----- Data to process

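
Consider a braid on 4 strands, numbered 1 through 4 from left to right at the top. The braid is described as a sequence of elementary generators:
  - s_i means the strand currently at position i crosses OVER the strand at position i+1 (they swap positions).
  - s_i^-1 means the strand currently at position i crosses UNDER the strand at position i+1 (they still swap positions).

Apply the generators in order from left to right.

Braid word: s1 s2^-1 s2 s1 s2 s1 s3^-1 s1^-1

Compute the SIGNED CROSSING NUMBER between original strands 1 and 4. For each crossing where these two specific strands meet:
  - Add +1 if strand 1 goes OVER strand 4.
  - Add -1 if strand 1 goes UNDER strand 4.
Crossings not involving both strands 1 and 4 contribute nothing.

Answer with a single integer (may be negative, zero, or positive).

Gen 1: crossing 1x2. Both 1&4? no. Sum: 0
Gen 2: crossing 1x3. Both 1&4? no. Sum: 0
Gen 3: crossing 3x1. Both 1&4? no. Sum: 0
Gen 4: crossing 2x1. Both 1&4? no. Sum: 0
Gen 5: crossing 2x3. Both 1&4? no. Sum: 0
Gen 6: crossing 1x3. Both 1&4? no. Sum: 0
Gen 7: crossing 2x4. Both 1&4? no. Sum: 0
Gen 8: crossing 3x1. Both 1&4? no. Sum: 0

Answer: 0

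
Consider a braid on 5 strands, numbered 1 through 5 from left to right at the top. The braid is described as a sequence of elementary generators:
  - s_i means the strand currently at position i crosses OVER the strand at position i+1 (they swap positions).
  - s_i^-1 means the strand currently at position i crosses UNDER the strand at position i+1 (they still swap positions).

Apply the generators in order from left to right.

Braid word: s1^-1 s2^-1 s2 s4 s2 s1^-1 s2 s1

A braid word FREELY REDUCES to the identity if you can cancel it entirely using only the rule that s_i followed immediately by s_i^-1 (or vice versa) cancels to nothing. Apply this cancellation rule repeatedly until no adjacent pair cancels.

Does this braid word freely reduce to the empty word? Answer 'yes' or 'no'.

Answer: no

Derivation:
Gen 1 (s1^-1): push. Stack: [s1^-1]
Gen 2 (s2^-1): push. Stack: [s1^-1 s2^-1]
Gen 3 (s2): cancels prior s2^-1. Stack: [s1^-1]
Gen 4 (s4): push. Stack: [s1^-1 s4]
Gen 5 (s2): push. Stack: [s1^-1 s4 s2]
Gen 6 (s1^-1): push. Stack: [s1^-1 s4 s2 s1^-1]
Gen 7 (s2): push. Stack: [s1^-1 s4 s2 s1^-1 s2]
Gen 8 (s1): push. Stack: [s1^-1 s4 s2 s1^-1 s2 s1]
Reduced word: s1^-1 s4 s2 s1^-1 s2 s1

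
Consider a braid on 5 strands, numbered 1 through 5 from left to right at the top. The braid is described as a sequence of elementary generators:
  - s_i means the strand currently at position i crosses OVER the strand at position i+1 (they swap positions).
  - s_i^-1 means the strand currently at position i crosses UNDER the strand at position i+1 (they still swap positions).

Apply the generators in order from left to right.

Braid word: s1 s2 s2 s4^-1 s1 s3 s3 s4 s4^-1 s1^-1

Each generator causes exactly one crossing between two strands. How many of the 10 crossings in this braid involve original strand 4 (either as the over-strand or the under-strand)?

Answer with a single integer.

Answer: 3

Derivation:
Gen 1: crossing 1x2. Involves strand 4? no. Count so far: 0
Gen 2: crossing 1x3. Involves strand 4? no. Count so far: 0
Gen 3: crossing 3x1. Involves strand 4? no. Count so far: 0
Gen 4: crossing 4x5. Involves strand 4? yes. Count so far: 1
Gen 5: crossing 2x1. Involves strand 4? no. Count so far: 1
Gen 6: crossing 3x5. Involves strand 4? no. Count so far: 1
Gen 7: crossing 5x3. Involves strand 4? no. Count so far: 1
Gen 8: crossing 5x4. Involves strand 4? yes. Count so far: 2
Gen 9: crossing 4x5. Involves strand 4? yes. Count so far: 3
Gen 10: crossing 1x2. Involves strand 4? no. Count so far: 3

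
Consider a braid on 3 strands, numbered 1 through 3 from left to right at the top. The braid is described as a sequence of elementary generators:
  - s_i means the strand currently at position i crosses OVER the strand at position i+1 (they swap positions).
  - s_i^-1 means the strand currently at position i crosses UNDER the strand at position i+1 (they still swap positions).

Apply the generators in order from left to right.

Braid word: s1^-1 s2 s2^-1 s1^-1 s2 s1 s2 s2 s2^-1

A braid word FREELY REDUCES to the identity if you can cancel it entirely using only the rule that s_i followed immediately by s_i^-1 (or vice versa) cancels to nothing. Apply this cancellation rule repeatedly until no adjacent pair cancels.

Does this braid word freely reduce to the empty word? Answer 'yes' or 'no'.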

----------

◆ **What this task involves**:
Exactly reproduce every line found in the records.

◆ **Task output**:
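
Consider a braid on 4 strands, numbered 1 through 4 from left to right at the top. The braid is described as a sequence of elementary generators:
  - s_i means the strand currently at position i crosses OVER the strand at position i+1 (they swap positions).
  - s_i^-1 means the strand currently at position i crosses UNDER the strand at position i+1 (they still swap positions).

Apply the generators in order from left to right.

Braid word: s1 s2^-1 s2 s1 s2 s1 s3^-1 s1^-1

Compute the SIGNED CROSSING NUMBER between original strands 1 and 4. For each crossing where these two specific strands meet:
  - Add +1 if strand 1 goes OVER strand 4.
  - Add -1 if strand 1 goes UNDER strand 4.
Crossings not involving both strands 1 and 4 contribute nothing.

Answer with a single integer (may be negative, zero, or positive).

Gen 1: crossing 1x2. Both 1&4? no. Sum: 0
Gen 2: crossing 1x3. Both 1&4? no. Sum: 0
Gen 3: crossing 3x1. Both 1&4? no. Sum: 0
Gen 4: crossing 2x1. Both 1&4? no. Sum: 0
Gen 5: crossing 2x3. Both 1&4? no. Sum: 0
Gen 6: crossing 1x3. Both 1&4? no. Sum: 0
Gen 7: crossing 2x4. Both 1&4? no. Sum: 0
Gen 8: crossing 3x1. Both 1&4? no. Sum: 0

Answer: 0

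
Consider a braid on 5 strands, numbered 1 through 5 from left to right at the top. The braid is described as a sequence of elementary generators:
  - s_i means the strand currently at position i crosses OVER the strand at position i+1 (they swap positions).
  - s_i^-1 means the strand currently at position i crosses UNDER the strand at position i+1 (they still swap positions).

Apply the generators in order from left to right.

Braid word: s1^-1 s2^-1 s2 s4 s2 s1^-1 s2 s1

A braid word FREELY REDUCES to the identity if you can cancel it entirely using only the rule that s_i followed immediately by s_i^-1 (or vice versa) cancels to nothing. Apply this cancellation rule repeatedly until no adjacent pair cancels.

Does this braid word freely reduce to the empty word? Answer 'yes' or 'no'.

Answer: no

Derivation:
Gen 1 (s1^-1): push. Stack: [s1^-1]
Gen 2 (s2^-1): push. Stack: [s1^-1 s2^-1]
Gen 3 (s2): cancels prior s2^-1. Stack: [s1^-1]
Gen 4 (s4): push. Stack: [s1^-1 s4]
Gen 5 (s2): push. Stack: [s1^-1 s4 s2]
Gen 6 (s1^-1): push. Stack: [s1^-1 s4 s2 s1^-1]
Gen 7 (s2): push. Stack: [s1^-1 s4 s2 s1^-1 s2]
Gen 8 (s1): push. Stack: [s1^-1 s4 s2 s1^-1 s2 s1]
Reduced word: s1^-1 s4 s2 s1^-1 s2 s1

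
Consider a braid on 5 strands, numbered 1 through 5 from left to right at the top. The braid is described as a sequence of elementary generators:
  - s_i means the strand currently at position i crosses OVER the strand at position i+1 (they swap positions).
  - s_i^-1 means the strand currently at position i crosses UNDER the strand at position i+1 (they still swap positions).

Apply the generators in order from left to right.

Braid word: s1 s2 s2 s4^-1 s1 s3 s3 s4 s4^-1 s1^-1

Each generator causes exactly one crossing between two strands. How many of the 10 crossings in this braid involve original strand 4 (either as the over-strand or the under-strand)?

Answer with a single integer.

Answer: 3

Derivation:
Gen 1: crossing 1x2. Involves strand 4? no. Count so far: 0
Gen 2: crossing 1x3. Involves strand 4? no. Count so far: 0
Gen 3: crossing 3x1. Involves strand 4? no. Count so far: 0
Gen 4: crossing 4x5. Involves strand 4? yes. Count so far: 1
Gen 5: crossing 2x1. Involves strand 4? no. Count so far: 1
Gen 6: crossing 3x5. Involves strand 4? no. Count so far: 1
Gen 7: crossing 5x3. Involves strand 4? no. Count so far: 1
Gen 8: crossing 5x4. Involves strand 4? yes. Count so far: 2
Gen 9: crossing 4x5. Involves strand 4? yes. Count so far: 3
Gen 10: crossing 1x2. Involves strand 4? no. Count so far: 3

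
Consider a braid on 3 strands, numbered 1 through 3 from left to right at the top. The braid is described as a sequence of elementary generators:
  - s_i means the strand currently at position i crosses OVER the strand at position i+1 (they swap positions).
  - s_i^-1 means the strand currently at position i crosses UNDER the strand at position i+1 (they still swap positions).

Apply the generators in order from left to right.

Braid word: s1^-1 s2 s2^-1 s1^-1 s2 s1 s2 s2 s2^-1

A braid word FREELY REDUCES to the identity if you can cancel it entirely using only the rule that s_i followed immediately by s_i^-1 (or vice versa) cancels to nothing. Apply this cancellation rule repeatedly until no adjacent pair cancels.

Does this braid word freely reduce to the empty word? Answer 'yes' or 'no'.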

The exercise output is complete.